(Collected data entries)
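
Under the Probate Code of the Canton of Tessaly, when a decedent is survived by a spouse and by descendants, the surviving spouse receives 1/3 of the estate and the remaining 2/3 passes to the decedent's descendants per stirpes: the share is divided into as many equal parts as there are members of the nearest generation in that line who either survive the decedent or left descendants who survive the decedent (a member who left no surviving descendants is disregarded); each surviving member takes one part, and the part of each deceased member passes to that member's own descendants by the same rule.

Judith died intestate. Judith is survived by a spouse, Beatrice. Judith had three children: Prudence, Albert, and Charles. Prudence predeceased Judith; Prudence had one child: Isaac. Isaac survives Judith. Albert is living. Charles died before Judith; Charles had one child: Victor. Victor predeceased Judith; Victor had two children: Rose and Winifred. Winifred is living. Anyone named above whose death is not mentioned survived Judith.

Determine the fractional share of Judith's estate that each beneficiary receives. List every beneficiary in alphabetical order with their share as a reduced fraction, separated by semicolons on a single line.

Albert 2/9; Beatrice 1/3; Isaac 2/9; Rose 1/9; Winifred 1/9

Beatrice, as surviving spouse, takes 1/3.
The remaining 2/3 passes to Judith's descendants per stirpes.
The 2/3 is divided into 3 equal shares of 2/9 among Prudence, Albert, Charles.
Prudence predeceased; the 2/9 allotted to Prudence's branch passes to Prudence's issue by representation.
Isaac is the sole taker at this level and receives the full 2/9.
Albert is living and takes 2/9.
Charles predeceased; the 2/9 allotted to Charles's branch passes to Charles's issue by representation.
Victor's line is the sole branch at this level, so the full 2/9 passes to Victor's issue by representation.
The 2/9 is divided into 2 equal shares of 1/9 among Rose, Winifred.
Rose is living and takes 1/9.
Winifred is living and takes 1/9.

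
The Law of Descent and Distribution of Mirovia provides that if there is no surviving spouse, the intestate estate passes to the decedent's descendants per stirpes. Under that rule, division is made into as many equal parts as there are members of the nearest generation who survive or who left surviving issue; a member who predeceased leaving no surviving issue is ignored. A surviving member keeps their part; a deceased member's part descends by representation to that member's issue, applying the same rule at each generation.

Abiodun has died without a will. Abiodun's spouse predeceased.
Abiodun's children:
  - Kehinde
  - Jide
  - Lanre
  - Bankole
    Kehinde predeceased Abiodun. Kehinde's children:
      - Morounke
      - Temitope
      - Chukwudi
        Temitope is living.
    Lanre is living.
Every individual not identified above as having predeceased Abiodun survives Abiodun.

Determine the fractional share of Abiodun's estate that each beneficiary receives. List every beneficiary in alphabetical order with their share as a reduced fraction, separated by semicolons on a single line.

There is no surviving spouse, so the entire estate passes to Abiodun's descendants per stirpes.
The estate is divided into 4 equal shares of 1/4 among Kehinde, Jide, Lanre, Bankole.
Kehinde predeceased; the 1/4 allotted to Kehinde's branch passes to Kehinde's issue by representation.
The 1/4 is divided into 3 equal shares of 1/12 among Morounke, Temitope, Chukwudi.
Morounke is living and takes 1/12.
Temitope is living and takes 1/12.
Chukwudi is living and takes 1/12.
Jide is living and takes 1/4.
Lanre is living and takes 1/4.
Bankole is living and takes 1/4.

Bankole 1/4; Chukwudi 1/12; Jide 1/4; Lanre 1/4; Morounke 1/12; Temitope 1/12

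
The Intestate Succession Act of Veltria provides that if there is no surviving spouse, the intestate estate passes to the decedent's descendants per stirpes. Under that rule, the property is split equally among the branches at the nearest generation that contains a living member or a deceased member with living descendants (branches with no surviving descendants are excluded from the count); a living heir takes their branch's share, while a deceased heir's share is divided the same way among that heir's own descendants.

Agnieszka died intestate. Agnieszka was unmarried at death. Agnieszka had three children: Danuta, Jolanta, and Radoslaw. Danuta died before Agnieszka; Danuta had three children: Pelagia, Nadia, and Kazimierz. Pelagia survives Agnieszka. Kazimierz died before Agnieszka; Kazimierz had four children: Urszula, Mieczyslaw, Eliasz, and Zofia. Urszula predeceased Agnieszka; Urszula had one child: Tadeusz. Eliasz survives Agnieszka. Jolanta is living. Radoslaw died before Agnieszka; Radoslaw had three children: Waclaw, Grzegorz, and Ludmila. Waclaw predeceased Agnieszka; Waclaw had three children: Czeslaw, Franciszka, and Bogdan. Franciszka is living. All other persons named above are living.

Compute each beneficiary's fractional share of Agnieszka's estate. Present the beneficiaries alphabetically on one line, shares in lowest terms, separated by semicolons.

There is no surviving spouse, so the entire estate passes to Agnieszka's descendants per stirpes.
The estate is divided into 3 equal shares of 1/3 among Danuta, Jolanta, Radoslaw.
Danuta predeceased; the 1/3 allotted to Danuta's branch passes to Danuta's issue by representation.
The 1/3 is divided into 3 equal shares of 1/9 among Pelagia, Nadia, Kazimierz.
Pelagia is living and takes 1/9.
Nadia is living and takes 1/9.
Kazimierz predeceased; the 1/9 allotted to Kazimierz's branch passes to Kazimierz's issue by representation.
The 1/9 is divided into 4 equal shares of 1/36 among Urszula, Mieczyslaw, Eliasz, Zofia.
Urszula predeceased; the 1/36 allotted to Urszula's branch passes to Urszula's issue by representation.
Tadeusz is the sole taker at this level and receives the full 1/36.
Mieczyslaw is living and takes 1/36.
Eliasz is living and takes 1/36.
Zofia is living and takes 1/36.
Jolanta is living and takes 1/3.
Radoslaw predeceased; the 1/3 allotted to Radoslaw's branch passes to Radoslaw's issue by representation.
The 1/3 is divided into 3 equal shares of 1/9 among Waclaw, Grzegorz, Ludmila.
Waclaw predeceased; the 1/9 allotted to Waclaw's branch passes to Waclaw's issue by representation.
The 1/9 is divided into 3 equal shares of 1/27 among Czeslaw, Franciszka, Bogdan.
Czeslaw is living and takes 1/27.
Franciszka is living and takes 1/27.
Bogdan is living and takes 1/27.
Grzegorz is living and takes 1/9.
Ludmila is living and takes 1/9.

Bogdan 1/27; Czeslaw 1/27; Eliasz 1/36; Franciszka 1/27; Grzegorz 1/9; Jolanta 1/3; Ludmila 1/9; Mieczyslaw 1/36; Nadia 1/9; Pelagia 1/9; Tadeusz 1/36; Zofia 1/36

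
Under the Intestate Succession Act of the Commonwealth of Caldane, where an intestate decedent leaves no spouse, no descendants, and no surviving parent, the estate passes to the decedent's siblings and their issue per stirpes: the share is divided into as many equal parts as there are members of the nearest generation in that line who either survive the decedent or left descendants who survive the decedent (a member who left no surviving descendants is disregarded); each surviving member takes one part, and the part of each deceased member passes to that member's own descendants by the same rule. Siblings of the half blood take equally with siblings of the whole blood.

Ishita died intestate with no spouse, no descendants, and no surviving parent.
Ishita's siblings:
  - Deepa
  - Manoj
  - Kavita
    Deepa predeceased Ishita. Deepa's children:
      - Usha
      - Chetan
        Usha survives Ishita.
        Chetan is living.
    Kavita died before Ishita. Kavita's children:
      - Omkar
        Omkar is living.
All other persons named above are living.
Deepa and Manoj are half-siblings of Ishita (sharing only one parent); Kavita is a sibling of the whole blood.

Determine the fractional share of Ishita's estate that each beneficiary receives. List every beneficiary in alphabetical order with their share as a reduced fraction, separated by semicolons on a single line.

Chetan 1/6; Manoj 1/3; Omkar 1/3; Usha 1/6

No spouse, descendants, or parent survives, so the estate passes to Ishita's siblings per stirpes.
Half-blood and whole-blood siblings take equally under the stated rule.
The estate is divided into 3 equal shares of 1/3 among Deepa, Manoj, Kavita.
Deepa predeceased; the 1/3 allotted to Deepa's branch passes to Deepa's issue by representation.
The 1/3 is divided into 2 equal shares of 1/6 among Usha, Chetan.
Usha is living and takes 1/6.
Chetan is living and takes 1/6.
Manoj is living and takes 1/3.
Kavita predeceased; the 1/3 allotted to Kavita's branch passes to Kavita's issue by representation.
Omkar is the sole taker at this level and receives the full 1/3.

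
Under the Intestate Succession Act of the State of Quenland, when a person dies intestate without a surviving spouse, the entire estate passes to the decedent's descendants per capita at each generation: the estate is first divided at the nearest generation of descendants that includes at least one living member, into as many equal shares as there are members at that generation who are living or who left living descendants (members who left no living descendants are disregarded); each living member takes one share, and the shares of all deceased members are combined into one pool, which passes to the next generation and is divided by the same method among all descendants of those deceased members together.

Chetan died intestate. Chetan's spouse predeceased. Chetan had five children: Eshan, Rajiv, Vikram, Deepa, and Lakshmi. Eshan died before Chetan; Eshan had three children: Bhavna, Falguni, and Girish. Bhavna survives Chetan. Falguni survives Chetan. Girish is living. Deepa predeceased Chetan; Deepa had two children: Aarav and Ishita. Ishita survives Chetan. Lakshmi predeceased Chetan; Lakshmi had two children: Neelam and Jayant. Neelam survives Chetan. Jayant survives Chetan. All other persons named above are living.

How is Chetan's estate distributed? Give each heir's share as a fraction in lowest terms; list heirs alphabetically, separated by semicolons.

Aarav 3/35; Bhavna 3/35; Falguni 3/35; Girish 3/35; Ishita 3/35; Jayant 3/35; Neelam 3/35; Rajiv 1/5; Vikram 1/5

There is no surviving spouse, so the entire estate passes to Chetan's descendants per capita at each generation.
At generation 1 (Eshan, Rajiv, Vikram, Deepa, Lakshmi) there are 5 shares of (1)/5 = 1/5 each.
Living: Rajiv and Vikram — each takes 1/5.
Deceased: Eshan, Deepa, and Lakshmi. Their combined 3/5 is pooled and carried to generation 2.
At generation 2 (Bhavna, Falguni, Girish, Aarav, Ishita, Neelam, Jayant) there are 7 shares of (3/5)/7 = 3/35 each.
Living: Bhavna, Falguni, Girish, Aarav, Ishita, Neelam, and Jayant — each takes 3/35.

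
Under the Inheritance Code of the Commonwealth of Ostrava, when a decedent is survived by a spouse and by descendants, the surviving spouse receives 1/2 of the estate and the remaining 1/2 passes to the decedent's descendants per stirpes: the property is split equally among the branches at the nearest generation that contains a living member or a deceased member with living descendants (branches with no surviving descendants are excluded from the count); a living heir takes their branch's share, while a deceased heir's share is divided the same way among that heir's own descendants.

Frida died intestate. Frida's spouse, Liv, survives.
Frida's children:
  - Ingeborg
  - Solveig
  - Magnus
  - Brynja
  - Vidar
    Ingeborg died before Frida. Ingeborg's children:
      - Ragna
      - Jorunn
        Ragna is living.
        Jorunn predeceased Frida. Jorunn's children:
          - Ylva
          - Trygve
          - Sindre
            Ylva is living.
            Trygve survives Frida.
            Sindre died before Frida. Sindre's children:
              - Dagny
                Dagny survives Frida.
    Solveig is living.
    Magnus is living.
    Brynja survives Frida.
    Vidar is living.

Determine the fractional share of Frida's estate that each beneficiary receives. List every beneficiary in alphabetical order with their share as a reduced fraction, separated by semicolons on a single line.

Brynja 1/10; Dagny 1/60; Liv 1/2; Magnus 1/10; Ragna 1/20; Solveig 1/10; Trygve 1/60; Vidar 1/10; Ylva 1/60

Liv, as surviving spouse, takes 1/2.
The remaining 1/2 passes to Frida's descendants per stirpes.
The 1/2 is divided into 5 equal shares of 1/10 among Ingeborg, Solveig, Magnus, Brynja, Vidar.
Ingeborg predeceased; the 1/10 allotted to Ingeborg's branch passes to Ingeborg's issue by representation.
The 1/10 is divided into 2 equal shares of 1/20 among Ragna, Jorunn.
Ragna is living and takes 1/20.
Jorunn predeceased; the 1/20 allotted to Jorunn's branch passes to Jorunn's issue by representation.
The 1/20 is divided into 3 equal shares of 1/60 among Ylva, Trygve, Sindre.
Ylva is living and takes 1/60.
Trygve is living and takes 1/60.
Sindre predeceased; the 1/60 allotted to Sindre's branch passes to Sindre's issue by representation.
Dagny is the sole taker at this level and receives the full 1/60.
Solveig is living and takes 1/10.
Magnus is living and takes 1/10.
Brynja is living and takes 1/10.
Vidar is living and takes 1/10.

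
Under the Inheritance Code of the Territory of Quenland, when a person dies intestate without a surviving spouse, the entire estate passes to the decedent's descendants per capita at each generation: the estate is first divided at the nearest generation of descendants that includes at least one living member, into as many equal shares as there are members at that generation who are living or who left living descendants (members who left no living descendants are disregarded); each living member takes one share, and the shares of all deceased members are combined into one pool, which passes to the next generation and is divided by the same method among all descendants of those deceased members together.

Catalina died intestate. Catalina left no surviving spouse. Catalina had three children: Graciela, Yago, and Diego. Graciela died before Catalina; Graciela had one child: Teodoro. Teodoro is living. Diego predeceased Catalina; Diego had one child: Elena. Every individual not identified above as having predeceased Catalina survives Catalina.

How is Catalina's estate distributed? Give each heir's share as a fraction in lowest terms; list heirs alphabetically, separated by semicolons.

There is no surviving spouse, so the entire estate passes to Catalina's descendants per capita at each generation.
At generation 1 (Graciela, Yago, Diego) there are 3 shares of (1)/3 = 1/3 each.
Living: Yago — each takes 1/3.
Deceased: Graciela and Diego. Their combined 2/3 is pooled and carried to generation 2.
At generation 2 (Teodoro, Elena) there are 2 shares of (2/3)/2 = 1/3 each.
Living: Teodoro and Elena — each takes 1/3.

Elena 1/3; Teodoro 1/3; Yago 1/3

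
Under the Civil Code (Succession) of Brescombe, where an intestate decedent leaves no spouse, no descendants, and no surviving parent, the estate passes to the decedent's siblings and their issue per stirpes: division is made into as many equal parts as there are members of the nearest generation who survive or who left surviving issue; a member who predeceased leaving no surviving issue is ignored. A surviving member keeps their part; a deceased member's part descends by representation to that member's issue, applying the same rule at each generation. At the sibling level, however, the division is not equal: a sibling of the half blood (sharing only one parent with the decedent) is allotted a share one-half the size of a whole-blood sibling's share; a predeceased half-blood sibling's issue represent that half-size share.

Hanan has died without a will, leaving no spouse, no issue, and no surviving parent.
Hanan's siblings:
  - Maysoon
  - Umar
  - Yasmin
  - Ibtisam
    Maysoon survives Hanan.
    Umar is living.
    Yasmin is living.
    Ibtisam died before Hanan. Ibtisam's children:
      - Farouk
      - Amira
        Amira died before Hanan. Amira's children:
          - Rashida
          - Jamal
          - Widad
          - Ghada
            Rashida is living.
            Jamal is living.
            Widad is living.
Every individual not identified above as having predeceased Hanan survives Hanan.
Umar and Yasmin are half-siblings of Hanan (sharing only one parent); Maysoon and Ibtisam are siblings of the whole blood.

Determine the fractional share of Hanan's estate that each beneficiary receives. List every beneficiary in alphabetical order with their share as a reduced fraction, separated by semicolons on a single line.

Farouk 1/6; Ghada 1/24; Jamal 1/24; Maysoon 1/3; Rashida 1/24; Umar 1/6; Widad 1/24; Yasmin 1/6

No spouse, descendants, or parent survives, so the estate passes to Hanan's siblings per stirpes.
Half-blood siblings count for one-half the weight of whole-blood siblings at the initial division.
Dividing 1 in proportion to weights (total weight 3): Maysoon (weight 1) → 1/3; Umar (weight 1/2) → 1/6; Yasmin (weight 1/2) → 1/6; Ibtisam (weight 1) → 1/3.
Maysoon is living and takes 1/3.
Umar is living and takes 1/6.
Yasmin is living and takes 1/6.
Ibtisam predeceased; the 1/3 allotted to Ibtisam's branch passes to Ibtisam's issue by representation.
The 1/3 is divided into 2 equal shares of 1/6 among Farouk, Amira.
Farouk is living and takes 1/6.
Amira predeceased; the 1/6 allotted to Amira's branch passes to Amira's issue by representation.
The 1/6 is divided into 4 equal shares of 1/24 among Rashida, Jamal, Widad, Ghada.
Rashida is living and takes 1/24.
Jamal is living and takes 1/24.
Widad is living and takes 1/24.
Ghada is living and takes 1/24.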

> WHAT YOU SHOULD DO
Search the lines above for the string "split", then show every one that has it.

> FINISHED EXERCISE
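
The Intestate Succession Act of Veltria provides that if there is no surviving spouse, the intestate estate passes to the decedent's descendants per stirpes. Under that rule, the property is split equally among the branches at the nearest generation that contains a living member or a deceased member with living descendants (branches with no surviving descendants are excluded from the count); a living heir takes their branch's share, while a deceased heir's share is divided the same way among that heir's own descendants.
Under the Inheritance Code of the Commonwealth of Ostrava, when a decedent is survived by a spouse and by descendants, the surviving spouse receives 1/2 of the estate and the remaining 1/2 passes to the decedent's descendants per stirpes: the property is split equally among the branches at the nearest generation that contains a living member or a deceased member with living descendants (branches with no surviving descendants are excluded from the count); a living heir takes their branch's share, while a deceased heir's share is divided the same way among that heir's own descendants.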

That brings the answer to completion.